SUPPLIED MATERIAL:
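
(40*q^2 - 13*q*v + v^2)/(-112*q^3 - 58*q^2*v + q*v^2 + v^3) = (-5*q + v)/(14*q^2 + 9*q*v + v^2)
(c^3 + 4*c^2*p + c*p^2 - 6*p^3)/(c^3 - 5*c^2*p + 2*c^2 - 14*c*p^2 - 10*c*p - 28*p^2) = (-c^2 - 2*c*p + 3*p^2)/(-c^2 + 7*c*p - 2*c + 14*p)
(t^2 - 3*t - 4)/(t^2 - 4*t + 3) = (t^2 - 3*t - 4)/(t^2 - 4*t + 3)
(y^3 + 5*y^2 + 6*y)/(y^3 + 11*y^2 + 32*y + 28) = y*(y + 3)/(y^2 + 9*y + 14)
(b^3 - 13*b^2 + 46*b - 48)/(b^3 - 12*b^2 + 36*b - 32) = (b - 3)/(b - 2)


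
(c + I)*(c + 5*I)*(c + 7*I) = c^3 + 13*I*c^2 - 47*c - 35*I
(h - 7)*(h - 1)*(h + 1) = h^3 - 7*h^2 - h + 7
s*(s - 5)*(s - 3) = s^3 - 8*s^2 + 15*s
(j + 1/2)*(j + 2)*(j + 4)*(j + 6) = j^4 + 25*j^3/2 + 50*j^2 + 70*j + 24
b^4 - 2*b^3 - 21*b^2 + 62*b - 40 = (b - 4)*(b - 2)*(b - 1)*(b + 5)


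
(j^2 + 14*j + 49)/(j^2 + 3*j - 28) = (j + 7)/(j - 4)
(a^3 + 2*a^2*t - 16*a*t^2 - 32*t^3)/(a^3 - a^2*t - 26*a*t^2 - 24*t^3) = (-a^2 + 2*a*t + 8*t^2)/(-a^2 + 5*a*t + 6*t^2)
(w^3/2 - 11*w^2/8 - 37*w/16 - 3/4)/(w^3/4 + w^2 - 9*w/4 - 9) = (8*w^3 - 22*w^2 - 37*w - 12)/(4*(w^3 + 4*w^2 - 9*w - 36))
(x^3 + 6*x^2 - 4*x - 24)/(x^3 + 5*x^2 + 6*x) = (x^2 + 4*x - 12)/(x*(x + 3))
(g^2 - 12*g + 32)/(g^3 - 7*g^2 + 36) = (g^2 - 12*g + 32)/(g^3 - 7*g^2 + 36)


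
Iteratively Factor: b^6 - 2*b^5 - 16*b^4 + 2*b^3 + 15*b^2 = (b + 1)*(b^5 - 3*b^4 - 13*b^3 + 15*b^2) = (b - 5)*(b + 1)*(b^4 + 2*b^3 - 3*b^2) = b*(b - 5)*(b + 1)*(b^3 + 2*b^2 - 3*b) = b*(b - 5)*(b + 1)*(b + 3)*(b^2 - b) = b*(b - 5)*(b - 1)*(b + 1)*(b + 3)*(b)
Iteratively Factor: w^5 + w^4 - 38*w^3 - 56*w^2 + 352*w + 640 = (w + 2)*(w^4 - w^3 - 36*w^2 + 16*w + 320) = (w + 2)*(w + 4)*(w^3 - 5*w^2 - 16*w + 80) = (w - 5)*(w + 2)*(w + 4)*(w^2 - 16) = (w - 5)*(w - 4)*(w + 2)*(w + 4)*(w + 4)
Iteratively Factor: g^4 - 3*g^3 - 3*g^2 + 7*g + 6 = (g - 3)*(g^3 - 3*g - 2) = (g - 3)*(g - 2)*(g^2 + 2*g + 1) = (g - 3)*(g - 2)*(g + 1)*(g + 1)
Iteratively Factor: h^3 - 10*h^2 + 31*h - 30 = (h - 2)*(h^2 - 8*h + 15) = (h - 5)*(h - 2)*(h - 3)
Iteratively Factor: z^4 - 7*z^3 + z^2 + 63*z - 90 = (z - 3)*(z^3 - 4*z^2 - 11*z + 30) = (z - 3)*(z + 3)*(z^2 - 7*z + 10) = (z - 5)*(z - 3)*(z + 3)*(z - 2)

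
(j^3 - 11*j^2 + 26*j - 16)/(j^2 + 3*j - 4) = (j^2 - 10*j + 16)/(j + 4)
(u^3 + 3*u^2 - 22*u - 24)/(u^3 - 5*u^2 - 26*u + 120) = (u^2 + 7*u + 6)/(u^2 - u - 30)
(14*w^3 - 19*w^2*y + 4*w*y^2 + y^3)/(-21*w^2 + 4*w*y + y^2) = (2*w^2 - 3*w*y + y^2)/(-3*w + y)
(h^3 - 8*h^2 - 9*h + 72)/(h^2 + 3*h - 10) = (h^3 - 8*h^2 - 9*h + 72)/(h^2 + 3*h - 10)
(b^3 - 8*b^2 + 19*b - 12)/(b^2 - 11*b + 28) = (b^2 - 4*b + 3)/(b - 7)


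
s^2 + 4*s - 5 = (s - 1)*(s + 5)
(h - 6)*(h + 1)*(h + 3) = h^3 - 2*h^2 - 21*h - 18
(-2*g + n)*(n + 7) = -2*g*n - 14*g + n^2 + 7*n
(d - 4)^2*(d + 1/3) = d^3 - 23*d^2/3 + 40*d/3 + 16/3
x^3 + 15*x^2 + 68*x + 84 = (x + 2)*(x + 6)*(x + 7)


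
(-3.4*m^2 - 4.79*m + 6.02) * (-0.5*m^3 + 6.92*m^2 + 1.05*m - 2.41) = 1.7*m^5 - 21.133*m^4 - 39.7268*m^3 + 44.8229*m^2 + 17.8649*m - 14.5082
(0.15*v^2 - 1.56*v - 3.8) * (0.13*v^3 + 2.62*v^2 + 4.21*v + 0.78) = 0.0195*v^5 + 0.1902*v^4 - 3.9497*v^3 - 16.4066*v^2 - 17.2148*v - 2.964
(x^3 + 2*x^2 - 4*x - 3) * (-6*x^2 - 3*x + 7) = -6*x^5 - 15*x^4 + 25*x^3 + 44*x^2 - 19*x - 21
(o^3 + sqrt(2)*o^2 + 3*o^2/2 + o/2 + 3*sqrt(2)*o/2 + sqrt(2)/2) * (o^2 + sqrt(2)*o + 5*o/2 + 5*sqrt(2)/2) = o^5 + 2*sqrt(2)*o^4 + 4*o^4 + 25*o^3/4 + 8*sqrt(2)*o^3 + 37*o^2/4 + 17*sqrt(2)*o^2/2 + 5*sqrt(2)*o/2 + 17*o/2 + 5/2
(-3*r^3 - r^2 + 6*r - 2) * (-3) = 9*r^3 + 3*r^2 - 18*r + 6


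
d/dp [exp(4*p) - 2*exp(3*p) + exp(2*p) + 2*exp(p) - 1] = 2*(2*exp(3*p) - 3*exp(2*p) + exp(p) + 1)*exp(p)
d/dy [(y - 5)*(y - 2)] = 2*y - 7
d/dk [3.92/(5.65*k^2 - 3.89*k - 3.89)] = (15.2488 - 44.296*k)/(-5.65*k^2 + 3.89*k + 3.89)^2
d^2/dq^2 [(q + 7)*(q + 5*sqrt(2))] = 2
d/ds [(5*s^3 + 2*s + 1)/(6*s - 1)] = (60*s^3 - 15*s^2 - 8)/(36*s^2 - 12*s + 1)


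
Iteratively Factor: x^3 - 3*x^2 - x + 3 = (x - 3)*(x^2 - 1) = (x - 3)*(x + 1)*(x - 1)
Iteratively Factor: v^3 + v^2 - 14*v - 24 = (v + 2)*(v^2 - v - 12) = (v - 4)*(v + 2)*(v + 3)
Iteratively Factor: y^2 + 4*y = (y + 4)*(y)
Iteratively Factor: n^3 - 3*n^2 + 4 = (n + 1)*(n^2 - 4*n + 4) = (n - 2)*(n + 1)*(n - 2)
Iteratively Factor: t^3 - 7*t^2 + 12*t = (t)*(t^2 - 7*t + 12) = t*(t - 4)*(t - 3)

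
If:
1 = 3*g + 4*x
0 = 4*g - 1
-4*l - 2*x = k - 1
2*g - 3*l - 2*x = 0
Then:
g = 1/4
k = 3/8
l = 1/8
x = 1/16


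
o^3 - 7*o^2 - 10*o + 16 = (o - 8)*(o - 1)*(o + 2)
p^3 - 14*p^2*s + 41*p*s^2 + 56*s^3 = (p - 8*s)*(p - 7*s)*(p + s)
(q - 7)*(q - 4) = q^2 - 11*q + 28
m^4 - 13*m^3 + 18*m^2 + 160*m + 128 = (m - 8)^2*(m + 1)*(m + 2)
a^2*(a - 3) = a^3 - 3*a^2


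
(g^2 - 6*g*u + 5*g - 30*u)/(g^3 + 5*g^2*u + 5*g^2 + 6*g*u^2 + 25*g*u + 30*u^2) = (g - 6*u)/(g^2 + 5*g*u + 6*u^2)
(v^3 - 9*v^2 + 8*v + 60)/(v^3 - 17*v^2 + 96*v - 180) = (v + 2)/(v - 6)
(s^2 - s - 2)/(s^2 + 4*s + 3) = (s - 2)/(s + 3)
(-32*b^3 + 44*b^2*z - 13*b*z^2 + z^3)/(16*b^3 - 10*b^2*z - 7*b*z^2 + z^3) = (-4*b + z)/(2*b + z)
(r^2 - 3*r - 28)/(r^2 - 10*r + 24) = (r^2 - 3*r - 28)/(r^2 - 10*r + 24)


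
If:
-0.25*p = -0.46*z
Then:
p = 1.84*z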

PROBLEM REQUIREMENTS:
From the records above, copy each line in which the string "sqrt" occurs.

WRITTEN REPLY:
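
(o^3 + sqrt(2)*o^2 + 3*o^2/2 + o/2 + 3*sqrt(2)*o/2 + sqrt(2)/2) * (o^2 + sqrt(2)*o + 5*o/2 + 5*sqrt(2)/2) = o^5 + 2*sqrt(2)*o^4 + 4*o^4 + 25*o^3/4 + 8*sqrt(2)*o^3 + 37*o^2/4 + 17*sqrt(2)*o^2/2 + 5*sqrt(2)*o/2 + 17*o/2 + 5/2
d^2/dq^2 [(q + 7)*(q + 5*sqrt(2))] = 2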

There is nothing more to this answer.